━━ SUPPLIED RECORDS ━━
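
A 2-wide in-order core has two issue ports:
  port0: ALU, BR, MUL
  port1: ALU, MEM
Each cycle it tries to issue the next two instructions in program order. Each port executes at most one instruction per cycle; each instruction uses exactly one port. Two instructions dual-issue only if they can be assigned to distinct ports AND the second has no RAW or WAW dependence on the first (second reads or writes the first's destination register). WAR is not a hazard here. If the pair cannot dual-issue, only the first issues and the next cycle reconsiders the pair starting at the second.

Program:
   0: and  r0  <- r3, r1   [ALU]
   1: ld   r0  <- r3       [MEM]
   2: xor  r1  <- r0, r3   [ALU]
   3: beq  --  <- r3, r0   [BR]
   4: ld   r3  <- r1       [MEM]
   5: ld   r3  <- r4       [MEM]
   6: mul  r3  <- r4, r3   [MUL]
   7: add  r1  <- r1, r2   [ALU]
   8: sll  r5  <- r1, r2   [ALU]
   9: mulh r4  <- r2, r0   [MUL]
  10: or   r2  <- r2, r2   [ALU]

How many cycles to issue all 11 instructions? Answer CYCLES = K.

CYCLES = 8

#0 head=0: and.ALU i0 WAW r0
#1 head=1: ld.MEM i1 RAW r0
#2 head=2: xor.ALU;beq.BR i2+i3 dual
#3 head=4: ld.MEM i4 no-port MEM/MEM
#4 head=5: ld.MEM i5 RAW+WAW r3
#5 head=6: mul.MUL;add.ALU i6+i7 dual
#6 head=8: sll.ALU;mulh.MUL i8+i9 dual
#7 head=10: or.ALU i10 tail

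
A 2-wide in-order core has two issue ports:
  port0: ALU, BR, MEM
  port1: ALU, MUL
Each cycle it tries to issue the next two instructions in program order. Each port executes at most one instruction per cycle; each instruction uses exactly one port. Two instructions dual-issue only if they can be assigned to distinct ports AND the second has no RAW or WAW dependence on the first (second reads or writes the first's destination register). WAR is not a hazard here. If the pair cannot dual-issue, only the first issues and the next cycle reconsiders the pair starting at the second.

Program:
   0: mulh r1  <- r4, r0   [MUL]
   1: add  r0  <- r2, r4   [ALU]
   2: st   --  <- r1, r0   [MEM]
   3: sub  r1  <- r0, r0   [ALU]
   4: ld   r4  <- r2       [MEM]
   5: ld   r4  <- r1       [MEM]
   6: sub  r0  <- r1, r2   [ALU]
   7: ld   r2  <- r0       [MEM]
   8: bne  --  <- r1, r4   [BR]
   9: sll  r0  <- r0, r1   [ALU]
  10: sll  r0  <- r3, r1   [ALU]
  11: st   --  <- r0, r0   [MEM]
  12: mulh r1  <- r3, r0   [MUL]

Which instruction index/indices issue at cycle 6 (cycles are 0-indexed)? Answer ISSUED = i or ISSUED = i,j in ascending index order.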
━━━
# INSTRUCTIONS FOR THE TASK
Exact retyping of all the entries is required.

# EXERCISE RESULT
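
A 2-wide in-order core has two issue ports:
  port0: ALU, BR, MUL
  port1: ALU, MEM
Each cycle it tries to issue the next two instructions in program order. Each port executes at most one instruction per cycle; each instruction uses exactly one port. Two instructions dual-issue only if they can be assigned to distinct ports AND the second has no RAW or WAW dependence on the first (second reads or writes the first's destination register). WAR is not a hazard here. If the pair cannot dual-issue, only the first issues and the next cycle reconsiders the pair starting at the second.

Program:
   0: and  r0  <- r3, r1   [ALU]
   1: ld   r0  <- r3       [MEM]
   2: xor  r1  <- r0, r3   [ALU]
   3: beq  --  <- r3, r0   [BR]
   4: ld   r3  <- r1       [MEM]
   5: ld   r3  <- r4       [MEM]
   6: mul  r3  <- r4, r3   [MUL]
   7: add  r1  <- r1, r2   [ALU]
   8: sll  r5  <- r1, r2   [ALU]
   9: mulh r4  <- r2, r0   [MUL]
  10: or   r2  <- r2, r2   [ALU]

How many cycles to issue all 11 instructions? Answer CYCLES = K.

CYCLES = 8

#0 head=0: and.ALU i0 WAW r0
#1 head=1: ld.MEM i1 RAW r0
#2 head=2: xor.ALU;beq.BR i2+i3 dual
#3 head=4: ld.MEM i4 no-port MEM/MEM
#4 head=5: ld.MEM i5 RAW+WAW r3
#5 head=6: mul.MUL;add.ALU i6+i7 dual
#6 head=8: sll.ALU;mulh.MUL i8+i9 dual
#7 head=10: or.ALU i10 tail

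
A 2-wide in-order core has two issue ports:
  port0: ALU, BR, MEM
  port1: ALU, MUL
Each cycle it tries to issue the next two instructions in program order. Each port executes at most one instruction per cycle; each instruction uses exactly one port. Two instructions dual-issue only if they can be assigned to distinct ports AND the second has no RAW or WAW dependence on the first (second reads or writes the first's destination register). WAR is not a hazard here. If the pair cannot dual-issue, only the first issues and the next cycle reconsiders the pair starting at the second.

Program:
   0: mulh r1  <- r4, r0   [MUL]
   1: add  r0  <- r2, r4   [ALU]
   2: st   --  <- r1, r0   [MEM]
   3: sub  r1  <- r0, r0   [ALU]
   4: ld   r4  <- r2       [MEM]
   5: ld   r4  <- r1       [MEM]
   6: sub  r0  <- r1, r2   [ALU]
   7: ld   r2  <- r0       [MEM]
   8: bne  --  <- r1, r4   [BR]
   9: sll  r0  <- r0, r1   [ALU]
  10: sll  r0  <- r3, r1   [ALU]
  11: st   --  <- r0, r0   [MEM]
  12: mulh r1  <- r3, r0   [MUL]

Which instruction index/indices issue at cycle 6 (cycles are 0-indexed)? Answer ISSUED = i or ISSUED = i,j in ascending index order.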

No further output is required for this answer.